Where the records below show a line containing "Classify (Q ∨", start copying; end with the line containing "x -> y = min(1, 1 − x + y)", and copy it too.

======== Data ========

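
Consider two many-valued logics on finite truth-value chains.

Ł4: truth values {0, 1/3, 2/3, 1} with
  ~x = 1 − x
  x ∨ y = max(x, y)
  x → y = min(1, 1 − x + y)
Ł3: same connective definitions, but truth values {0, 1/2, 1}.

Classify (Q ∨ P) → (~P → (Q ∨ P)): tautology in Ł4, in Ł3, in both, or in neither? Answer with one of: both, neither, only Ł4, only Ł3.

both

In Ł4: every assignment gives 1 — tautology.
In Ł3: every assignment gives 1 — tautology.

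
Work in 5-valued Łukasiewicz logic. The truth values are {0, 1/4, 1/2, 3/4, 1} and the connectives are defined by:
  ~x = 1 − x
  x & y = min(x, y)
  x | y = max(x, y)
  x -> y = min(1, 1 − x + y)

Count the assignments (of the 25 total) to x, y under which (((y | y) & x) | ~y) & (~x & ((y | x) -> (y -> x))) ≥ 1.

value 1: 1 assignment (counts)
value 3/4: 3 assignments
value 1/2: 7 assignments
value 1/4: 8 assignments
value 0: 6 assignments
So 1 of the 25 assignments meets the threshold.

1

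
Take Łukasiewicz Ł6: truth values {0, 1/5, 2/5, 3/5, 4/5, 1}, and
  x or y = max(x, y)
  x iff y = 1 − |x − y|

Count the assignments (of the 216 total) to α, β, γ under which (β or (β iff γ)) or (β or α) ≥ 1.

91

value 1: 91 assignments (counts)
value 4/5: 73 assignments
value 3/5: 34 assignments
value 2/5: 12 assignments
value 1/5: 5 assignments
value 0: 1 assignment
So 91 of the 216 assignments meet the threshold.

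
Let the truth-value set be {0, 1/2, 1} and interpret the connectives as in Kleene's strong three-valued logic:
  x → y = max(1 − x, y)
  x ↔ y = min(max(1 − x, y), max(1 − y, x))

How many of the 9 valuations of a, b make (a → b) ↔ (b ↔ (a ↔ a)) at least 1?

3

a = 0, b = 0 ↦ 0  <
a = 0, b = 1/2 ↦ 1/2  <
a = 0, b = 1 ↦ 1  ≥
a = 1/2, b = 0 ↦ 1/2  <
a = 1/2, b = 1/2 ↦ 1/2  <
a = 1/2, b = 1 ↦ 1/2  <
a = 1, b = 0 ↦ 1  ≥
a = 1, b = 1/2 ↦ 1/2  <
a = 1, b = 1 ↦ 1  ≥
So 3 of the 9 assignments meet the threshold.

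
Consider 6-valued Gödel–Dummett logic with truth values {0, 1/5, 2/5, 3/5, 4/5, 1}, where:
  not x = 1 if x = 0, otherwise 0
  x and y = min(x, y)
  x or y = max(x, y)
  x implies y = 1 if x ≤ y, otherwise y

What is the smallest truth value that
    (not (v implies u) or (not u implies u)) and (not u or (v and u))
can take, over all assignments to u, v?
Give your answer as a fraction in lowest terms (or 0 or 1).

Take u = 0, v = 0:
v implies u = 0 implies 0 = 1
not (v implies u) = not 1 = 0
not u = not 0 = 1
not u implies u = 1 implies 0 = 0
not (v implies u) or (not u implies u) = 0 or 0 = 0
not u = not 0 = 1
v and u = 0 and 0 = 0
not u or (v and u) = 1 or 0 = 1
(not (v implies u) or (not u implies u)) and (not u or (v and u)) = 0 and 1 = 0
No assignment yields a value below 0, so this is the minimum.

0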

========

Solution for this problem:
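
Classify (Q ∨ P) → (~P → (Q ∨ P)): tautology in Ł4, in Ł3, in both, or in neither? Answer with one of: both, neither, only Ł4, only Ł3.

both

In Ł4: every assignment gives 1 — tautology.
In Ł3: every assignment gives 1 — tautology.

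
Work in 5-valued Łukasiewicz logic. The truth values are {0, 1/4, 1/2, 3/4, 1} and the connectives are defined by:
  ~x = 1 − x
  x & y = min(x, y)
  x | y = max(x, y)
  x -> y = min(1, 1 − x + y)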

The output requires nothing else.